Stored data
-*-

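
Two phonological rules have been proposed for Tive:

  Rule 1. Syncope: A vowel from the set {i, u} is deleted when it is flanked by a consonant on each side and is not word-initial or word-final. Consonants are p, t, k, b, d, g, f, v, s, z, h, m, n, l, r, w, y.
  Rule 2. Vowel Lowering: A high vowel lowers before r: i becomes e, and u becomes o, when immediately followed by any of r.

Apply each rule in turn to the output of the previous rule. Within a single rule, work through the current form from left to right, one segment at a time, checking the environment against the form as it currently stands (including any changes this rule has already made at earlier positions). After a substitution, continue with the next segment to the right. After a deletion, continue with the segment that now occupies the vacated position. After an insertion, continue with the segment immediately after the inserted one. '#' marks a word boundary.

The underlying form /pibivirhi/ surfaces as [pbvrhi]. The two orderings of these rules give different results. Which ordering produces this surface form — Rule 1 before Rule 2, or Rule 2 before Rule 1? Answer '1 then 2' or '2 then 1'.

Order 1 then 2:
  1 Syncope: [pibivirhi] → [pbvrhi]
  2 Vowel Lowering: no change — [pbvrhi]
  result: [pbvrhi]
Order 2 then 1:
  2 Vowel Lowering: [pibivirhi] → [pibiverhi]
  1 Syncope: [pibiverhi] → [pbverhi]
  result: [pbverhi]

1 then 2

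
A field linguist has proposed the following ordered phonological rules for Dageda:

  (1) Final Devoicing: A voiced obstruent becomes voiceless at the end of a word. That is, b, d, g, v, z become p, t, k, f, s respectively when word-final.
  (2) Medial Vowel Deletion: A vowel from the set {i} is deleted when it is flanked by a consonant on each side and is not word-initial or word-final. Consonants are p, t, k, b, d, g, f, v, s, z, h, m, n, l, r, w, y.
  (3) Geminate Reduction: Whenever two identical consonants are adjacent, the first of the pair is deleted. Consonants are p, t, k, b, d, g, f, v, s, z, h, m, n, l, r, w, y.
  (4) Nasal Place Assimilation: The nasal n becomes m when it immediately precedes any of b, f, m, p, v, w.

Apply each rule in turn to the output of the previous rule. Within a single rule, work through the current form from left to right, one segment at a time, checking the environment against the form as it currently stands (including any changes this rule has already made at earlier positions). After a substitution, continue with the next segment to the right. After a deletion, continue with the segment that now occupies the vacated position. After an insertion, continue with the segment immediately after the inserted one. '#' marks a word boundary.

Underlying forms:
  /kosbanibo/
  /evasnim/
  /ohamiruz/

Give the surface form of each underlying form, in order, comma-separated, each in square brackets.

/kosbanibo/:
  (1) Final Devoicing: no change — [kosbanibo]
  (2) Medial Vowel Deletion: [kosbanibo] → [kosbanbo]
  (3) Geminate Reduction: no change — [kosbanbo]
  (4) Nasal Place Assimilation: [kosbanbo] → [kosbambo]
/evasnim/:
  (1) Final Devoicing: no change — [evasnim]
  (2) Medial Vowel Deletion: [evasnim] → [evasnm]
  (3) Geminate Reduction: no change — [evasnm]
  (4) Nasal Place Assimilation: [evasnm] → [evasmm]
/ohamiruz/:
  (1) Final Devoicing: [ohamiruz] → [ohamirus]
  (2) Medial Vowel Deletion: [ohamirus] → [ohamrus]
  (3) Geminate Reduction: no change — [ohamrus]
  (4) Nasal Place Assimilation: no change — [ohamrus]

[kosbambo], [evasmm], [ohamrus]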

-*-

* _Problem_:
Nothing should appear in the answer except the lines above from the line with "(3) Geminate Reduction: Whenever" through the line with "(4) Nasal Place Assimilation: The", both included, written out exactly.

* _Answer to this problem_:
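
  (3) Geminate Reduction: Whenever two identical consonants are adjacent, the first of the pair is deleted. Consonants are p, t, k, b, d, g, f, v, s, z, h, m, n, l, r, w, y.
  (4) Nasal Place Assimilation: The nasal n becomes m when it immediately precedes any of b, f, m, p, v, w.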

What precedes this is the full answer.